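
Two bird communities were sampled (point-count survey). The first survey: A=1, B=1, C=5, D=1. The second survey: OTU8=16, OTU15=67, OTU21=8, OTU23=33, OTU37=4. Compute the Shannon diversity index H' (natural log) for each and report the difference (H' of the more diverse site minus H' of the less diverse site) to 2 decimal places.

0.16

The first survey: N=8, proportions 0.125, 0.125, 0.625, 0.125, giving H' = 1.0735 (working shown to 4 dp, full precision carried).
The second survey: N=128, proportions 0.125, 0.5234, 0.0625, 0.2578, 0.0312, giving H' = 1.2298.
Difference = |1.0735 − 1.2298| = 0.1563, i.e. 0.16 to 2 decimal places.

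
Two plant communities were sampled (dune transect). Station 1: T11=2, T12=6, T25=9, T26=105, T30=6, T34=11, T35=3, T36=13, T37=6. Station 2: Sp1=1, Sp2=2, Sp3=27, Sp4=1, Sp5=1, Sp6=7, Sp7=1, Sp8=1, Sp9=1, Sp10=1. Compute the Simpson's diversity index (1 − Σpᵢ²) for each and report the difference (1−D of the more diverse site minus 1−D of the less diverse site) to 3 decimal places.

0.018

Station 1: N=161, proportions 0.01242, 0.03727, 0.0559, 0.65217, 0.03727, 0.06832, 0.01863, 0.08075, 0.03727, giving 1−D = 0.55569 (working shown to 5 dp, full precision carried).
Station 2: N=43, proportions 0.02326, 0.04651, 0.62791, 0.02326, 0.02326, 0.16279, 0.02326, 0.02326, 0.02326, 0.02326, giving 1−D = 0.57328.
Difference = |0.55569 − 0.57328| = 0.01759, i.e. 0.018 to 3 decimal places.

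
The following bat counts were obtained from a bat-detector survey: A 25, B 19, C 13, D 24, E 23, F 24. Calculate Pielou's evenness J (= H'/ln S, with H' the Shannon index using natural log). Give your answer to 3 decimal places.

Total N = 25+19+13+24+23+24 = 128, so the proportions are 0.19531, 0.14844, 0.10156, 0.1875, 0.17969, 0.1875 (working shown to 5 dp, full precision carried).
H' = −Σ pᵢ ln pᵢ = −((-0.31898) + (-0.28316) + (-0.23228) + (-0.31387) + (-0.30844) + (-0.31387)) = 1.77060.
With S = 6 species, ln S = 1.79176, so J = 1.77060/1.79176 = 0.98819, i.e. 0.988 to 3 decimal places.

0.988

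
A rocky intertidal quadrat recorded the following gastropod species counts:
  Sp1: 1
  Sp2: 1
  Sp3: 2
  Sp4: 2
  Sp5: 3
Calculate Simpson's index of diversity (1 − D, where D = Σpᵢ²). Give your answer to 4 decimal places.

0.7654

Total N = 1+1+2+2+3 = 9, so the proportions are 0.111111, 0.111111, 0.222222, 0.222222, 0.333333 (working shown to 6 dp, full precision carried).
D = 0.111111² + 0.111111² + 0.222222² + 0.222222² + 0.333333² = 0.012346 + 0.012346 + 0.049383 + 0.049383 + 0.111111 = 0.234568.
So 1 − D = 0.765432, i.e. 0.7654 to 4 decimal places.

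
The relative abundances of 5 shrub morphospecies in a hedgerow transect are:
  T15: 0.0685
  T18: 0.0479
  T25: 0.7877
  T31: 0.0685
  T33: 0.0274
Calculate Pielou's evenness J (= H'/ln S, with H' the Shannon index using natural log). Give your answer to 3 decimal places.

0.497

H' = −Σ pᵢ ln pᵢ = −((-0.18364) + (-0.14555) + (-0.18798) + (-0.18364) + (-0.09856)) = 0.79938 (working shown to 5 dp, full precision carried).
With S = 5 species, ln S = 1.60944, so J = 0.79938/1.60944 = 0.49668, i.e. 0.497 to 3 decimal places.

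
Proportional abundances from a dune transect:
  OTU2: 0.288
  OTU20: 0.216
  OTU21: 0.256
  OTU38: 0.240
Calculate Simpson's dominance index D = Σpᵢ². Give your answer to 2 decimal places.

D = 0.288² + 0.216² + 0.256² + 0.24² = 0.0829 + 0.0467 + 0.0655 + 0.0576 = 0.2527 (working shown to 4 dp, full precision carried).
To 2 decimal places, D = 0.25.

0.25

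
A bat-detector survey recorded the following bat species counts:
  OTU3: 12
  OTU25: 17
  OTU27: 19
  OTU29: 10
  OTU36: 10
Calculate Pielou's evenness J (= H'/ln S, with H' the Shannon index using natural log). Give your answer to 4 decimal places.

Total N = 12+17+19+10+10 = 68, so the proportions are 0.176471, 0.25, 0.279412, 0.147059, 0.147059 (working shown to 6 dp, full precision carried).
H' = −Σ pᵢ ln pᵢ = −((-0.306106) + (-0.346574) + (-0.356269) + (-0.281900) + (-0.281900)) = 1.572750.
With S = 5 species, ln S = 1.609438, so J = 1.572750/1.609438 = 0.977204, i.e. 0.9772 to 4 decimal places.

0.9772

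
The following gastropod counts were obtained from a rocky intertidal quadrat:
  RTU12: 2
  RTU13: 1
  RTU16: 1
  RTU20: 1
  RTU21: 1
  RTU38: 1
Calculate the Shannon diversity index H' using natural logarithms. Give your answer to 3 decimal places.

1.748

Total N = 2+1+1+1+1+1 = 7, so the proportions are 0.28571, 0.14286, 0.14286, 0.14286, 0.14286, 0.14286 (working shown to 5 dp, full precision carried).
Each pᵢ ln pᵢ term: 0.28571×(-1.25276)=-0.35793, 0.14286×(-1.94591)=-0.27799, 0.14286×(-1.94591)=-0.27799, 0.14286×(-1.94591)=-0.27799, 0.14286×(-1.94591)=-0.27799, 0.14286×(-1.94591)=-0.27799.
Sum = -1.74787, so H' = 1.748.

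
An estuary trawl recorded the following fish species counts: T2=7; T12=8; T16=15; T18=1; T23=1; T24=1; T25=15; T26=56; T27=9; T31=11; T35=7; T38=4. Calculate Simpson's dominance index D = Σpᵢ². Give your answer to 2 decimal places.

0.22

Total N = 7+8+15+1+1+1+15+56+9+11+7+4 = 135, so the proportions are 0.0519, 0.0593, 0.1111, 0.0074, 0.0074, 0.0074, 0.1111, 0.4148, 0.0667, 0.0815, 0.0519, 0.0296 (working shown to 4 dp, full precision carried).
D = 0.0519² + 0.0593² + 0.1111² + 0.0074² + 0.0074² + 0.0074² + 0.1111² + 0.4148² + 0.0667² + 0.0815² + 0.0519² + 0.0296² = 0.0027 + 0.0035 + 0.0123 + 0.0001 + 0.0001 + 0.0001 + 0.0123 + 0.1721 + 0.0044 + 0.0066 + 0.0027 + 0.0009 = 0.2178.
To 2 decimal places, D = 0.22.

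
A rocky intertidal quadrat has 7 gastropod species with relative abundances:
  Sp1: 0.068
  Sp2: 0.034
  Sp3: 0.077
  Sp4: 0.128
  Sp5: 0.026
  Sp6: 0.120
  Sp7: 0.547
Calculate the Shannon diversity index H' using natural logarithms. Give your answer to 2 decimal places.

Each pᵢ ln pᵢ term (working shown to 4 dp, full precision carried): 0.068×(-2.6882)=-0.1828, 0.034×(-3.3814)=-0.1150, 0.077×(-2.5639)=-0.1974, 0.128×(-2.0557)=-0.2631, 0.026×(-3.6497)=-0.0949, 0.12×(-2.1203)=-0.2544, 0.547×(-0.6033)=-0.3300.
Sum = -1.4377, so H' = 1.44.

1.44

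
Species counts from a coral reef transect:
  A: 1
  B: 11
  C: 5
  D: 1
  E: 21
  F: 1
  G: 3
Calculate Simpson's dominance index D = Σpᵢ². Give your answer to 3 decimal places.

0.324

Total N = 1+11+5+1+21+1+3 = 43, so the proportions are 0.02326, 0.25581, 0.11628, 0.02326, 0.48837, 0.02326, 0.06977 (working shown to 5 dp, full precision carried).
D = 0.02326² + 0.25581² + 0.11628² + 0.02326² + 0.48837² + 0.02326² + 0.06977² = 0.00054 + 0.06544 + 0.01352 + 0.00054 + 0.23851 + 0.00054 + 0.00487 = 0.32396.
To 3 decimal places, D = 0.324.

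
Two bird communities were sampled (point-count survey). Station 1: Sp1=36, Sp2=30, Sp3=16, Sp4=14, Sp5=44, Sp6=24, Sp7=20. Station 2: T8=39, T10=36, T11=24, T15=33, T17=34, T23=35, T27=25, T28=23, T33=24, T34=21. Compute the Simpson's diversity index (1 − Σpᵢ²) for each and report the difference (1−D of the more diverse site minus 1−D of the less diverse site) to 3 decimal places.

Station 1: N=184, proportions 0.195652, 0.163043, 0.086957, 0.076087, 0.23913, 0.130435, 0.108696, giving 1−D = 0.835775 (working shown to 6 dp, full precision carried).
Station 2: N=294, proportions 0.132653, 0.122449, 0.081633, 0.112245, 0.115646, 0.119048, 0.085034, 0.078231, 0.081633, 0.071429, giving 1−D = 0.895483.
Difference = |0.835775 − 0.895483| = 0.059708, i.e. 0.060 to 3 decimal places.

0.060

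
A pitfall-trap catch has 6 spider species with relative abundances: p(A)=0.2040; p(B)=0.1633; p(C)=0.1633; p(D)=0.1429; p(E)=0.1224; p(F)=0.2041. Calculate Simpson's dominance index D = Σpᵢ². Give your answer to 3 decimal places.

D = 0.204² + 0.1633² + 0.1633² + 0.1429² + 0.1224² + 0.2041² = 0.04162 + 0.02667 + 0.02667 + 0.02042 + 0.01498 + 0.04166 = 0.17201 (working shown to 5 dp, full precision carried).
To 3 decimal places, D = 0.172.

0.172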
=-=-=-=-=
### [ASSIGNMENT]
Whenever the word "rocky" appears in a line of the listing, report that line.

### [SOLUTION BELOW]
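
A rocky intertidal quadrat recorded the following gastropod species counts:
The following gastropod counts were obtained from a rocky intertidal quadrat:
A rocky intertidal quadrat has 7 gastropod species with relative abundances: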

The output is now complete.